**Task statement**
Only an exact repetition of the lines from the one that holds "Consider 2 fertiliser" to the end of the records is wanted.

**Input**

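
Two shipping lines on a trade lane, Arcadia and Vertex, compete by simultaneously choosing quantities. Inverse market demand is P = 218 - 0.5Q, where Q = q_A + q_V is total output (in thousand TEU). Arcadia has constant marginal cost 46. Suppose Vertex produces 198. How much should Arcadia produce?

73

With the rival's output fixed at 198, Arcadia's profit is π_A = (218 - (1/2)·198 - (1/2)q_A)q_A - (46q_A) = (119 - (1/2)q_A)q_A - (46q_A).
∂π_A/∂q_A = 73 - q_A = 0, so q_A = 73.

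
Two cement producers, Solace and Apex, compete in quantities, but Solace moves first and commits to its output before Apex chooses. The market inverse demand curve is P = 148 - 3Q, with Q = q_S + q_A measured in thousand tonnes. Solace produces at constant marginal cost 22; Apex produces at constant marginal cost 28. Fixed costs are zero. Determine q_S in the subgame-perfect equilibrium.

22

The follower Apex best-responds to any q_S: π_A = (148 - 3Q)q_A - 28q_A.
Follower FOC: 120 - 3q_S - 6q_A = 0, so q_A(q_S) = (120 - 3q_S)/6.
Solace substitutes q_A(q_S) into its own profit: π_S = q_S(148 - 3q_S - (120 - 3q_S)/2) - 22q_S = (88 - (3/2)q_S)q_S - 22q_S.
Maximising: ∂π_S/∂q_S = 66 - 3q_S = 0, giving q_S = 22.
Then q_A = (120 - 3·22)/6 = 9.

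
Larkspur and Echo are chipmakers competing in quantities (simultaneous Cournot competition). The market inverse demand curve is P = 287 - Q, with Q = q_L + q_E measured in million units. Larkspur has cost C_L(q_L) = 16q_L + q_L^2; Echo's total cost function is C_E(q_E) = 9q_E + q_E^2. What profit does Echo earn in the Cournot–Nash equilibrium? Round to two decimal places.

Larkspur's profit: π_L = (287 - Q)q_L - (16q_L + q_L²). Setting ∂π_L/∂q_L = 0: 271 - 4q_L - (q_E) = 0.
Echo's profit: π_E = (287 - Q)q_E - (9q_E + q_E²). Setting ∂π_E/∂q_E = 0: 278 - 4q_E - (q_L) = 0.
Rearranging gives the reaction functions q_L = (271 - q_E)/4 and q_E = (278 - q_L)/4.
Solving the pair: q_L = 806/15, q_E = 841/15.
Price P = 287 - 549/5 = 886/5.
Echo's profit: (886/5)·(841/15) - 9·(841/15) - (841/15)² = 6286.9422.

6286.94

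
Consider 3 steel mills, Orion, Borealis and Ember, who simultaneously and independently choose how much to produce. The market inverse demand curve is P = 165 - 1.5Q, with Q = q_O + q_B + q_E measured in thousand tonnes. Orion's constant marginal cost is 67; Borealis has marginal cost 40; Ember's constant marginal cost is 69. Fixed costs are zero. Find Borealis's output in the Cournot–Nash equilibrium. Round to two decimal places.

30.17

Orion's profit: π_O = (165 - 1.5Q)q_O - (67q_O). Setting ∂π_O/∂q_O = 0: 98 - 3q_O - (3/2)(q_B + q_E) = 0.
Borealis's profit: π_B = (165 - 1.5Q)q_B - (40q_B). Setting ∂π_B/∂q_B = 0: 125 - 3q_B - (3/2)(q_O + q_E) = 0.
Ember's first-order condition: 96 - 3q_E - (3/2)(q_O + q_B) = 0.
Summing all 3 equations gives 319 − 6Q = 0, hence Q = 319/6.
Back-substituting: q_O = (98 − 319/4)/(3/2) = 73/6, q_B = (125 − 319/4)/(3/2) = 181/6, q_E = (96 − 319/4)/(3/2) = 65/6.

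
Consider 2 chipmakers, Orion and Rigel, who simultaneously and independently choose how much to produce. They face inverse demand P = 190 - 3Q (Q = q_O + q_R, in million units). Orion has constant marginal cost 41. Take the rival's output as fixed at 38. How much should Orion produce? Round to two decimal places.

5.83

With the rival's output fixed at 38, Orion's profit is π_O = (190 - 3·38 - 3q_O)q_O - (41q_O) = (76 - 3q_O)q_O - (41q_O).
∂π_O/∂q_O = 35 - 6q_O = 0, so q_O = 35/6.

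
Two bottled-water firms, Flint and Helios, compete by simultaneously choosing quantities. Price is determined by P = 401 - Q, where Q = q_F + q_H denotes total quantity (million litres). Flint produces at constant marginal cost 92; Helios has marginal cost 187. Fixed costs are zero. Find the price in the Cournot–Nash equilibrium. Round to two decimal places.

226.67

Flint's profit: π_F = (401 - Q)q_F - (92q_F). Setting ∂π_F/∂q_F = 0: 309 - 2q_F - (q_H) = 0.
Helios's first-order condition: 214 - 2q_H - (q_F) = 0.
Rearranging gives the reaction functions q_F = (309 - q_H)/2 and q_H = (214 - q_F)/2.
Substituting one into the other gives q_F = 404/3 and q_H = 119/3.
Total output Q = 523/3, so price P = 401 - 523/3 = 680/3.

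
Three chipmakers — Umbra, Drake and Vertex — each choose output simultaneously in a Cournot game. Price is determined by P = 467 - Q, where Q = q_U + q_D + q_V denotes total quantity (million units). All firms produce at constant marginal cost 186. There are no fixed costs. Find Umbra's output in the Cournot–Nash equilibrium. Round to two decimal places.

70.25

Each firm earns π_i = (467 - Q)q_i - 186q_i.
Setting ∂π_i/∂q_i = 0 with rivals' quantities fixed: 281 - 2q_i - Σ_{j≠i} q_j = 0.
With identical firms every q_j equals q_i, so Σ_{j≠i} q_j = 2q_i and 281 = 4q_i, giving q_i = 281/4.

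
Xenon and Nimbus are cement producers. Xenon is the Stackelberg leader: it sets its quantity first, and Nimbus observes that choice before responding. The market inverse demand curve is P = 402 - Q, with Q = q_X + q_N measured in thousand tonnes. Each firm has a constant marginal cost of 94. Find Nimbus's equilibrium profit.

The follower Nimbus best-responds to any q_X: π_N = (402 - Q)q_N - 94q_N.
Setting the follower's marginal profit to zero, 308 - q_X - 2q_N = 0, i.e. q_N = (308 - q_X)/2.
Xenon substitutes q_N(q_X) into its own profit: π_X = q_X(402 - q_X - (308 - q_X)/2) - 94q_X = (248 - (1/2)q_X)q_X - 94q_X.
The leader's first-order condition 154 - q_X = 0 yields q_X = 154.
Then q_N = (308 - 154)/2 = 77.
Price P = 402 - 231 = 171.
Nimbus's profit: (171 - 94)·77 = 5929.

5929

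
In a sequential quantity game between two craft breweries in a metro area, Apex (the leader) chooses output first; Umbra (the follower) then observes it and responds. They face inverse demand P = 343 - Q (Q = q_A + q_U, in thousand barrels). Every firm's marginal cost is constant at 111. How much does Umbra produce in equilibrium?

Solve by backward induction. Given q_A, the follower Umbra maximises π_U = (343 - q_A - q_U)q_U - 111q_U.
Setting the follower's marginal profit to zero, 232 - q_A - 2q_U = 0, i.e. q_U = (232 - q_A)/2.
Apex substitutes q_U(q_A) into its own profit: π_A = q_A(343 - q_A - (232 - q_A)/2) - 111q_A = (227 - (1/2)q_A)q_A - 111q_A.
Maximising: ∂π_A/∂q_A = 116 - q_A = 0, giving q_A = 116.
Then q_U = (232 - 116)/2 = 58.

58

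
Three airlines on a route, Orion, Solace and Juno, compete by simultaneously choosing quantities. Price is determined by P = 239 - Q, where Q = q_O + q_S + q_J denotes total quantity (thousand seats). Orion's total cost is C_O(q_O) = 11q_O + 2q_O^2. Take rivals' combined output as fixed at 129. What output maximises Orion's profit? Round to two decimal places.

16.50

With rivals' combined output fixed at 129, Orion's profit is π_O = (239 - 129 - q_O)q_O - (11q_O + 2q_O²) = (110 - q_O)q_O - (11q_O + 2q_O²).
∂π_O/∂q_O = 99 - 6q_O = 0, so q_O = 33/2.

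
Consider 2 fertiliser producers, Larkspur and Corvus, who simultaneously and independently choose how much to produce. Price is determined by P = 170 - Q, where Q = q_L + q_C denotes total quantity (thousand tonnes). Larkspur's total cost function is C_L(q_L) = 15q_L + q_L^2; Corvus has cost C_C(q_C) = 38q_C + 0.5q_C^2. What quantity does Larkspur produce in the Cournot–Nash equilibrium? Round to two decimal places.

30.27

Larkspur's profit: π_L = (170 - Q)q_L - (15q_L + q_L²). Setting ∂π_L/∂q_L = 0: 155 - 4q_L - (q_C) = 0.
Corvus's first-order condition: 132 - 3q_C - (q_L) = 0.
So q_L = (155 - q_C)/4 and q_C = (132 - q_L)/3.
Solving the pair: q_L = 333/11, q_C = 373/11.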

**Response below**
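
Consider 2 fertiliser producers, Larkspur and Corvus, who simultaneously and independently choose how much to produce. Price is determined by P = 170 - Q, where Q = q_L + q_C denotes total quantity (thousand tonnes). Larkspur's total cost function is C_L(q_L) = 15q_L + q_L^2; Corvus has cost C_C(q_C) = 38q_C + 0.5q_C^2. What quantity does Larkspur produce in the Cournot–Nash equilibrium? Round to two decimal places.

30.27

Larkspur's profit: π_L = (170 - Q)q_L - (15q_L + q_L²). Setting ∂π_L/∂q_L = 0: 155 - 4q_L - (q_C) = 0.
Corvus's first-order condition: 132 - 3q_C - (q_L) = 0.
So q_L = (155 - q_C)/4 and q_C = (132 - q_L)/3.
Solving the pair: q_L = 333/11, q_C = 373/11.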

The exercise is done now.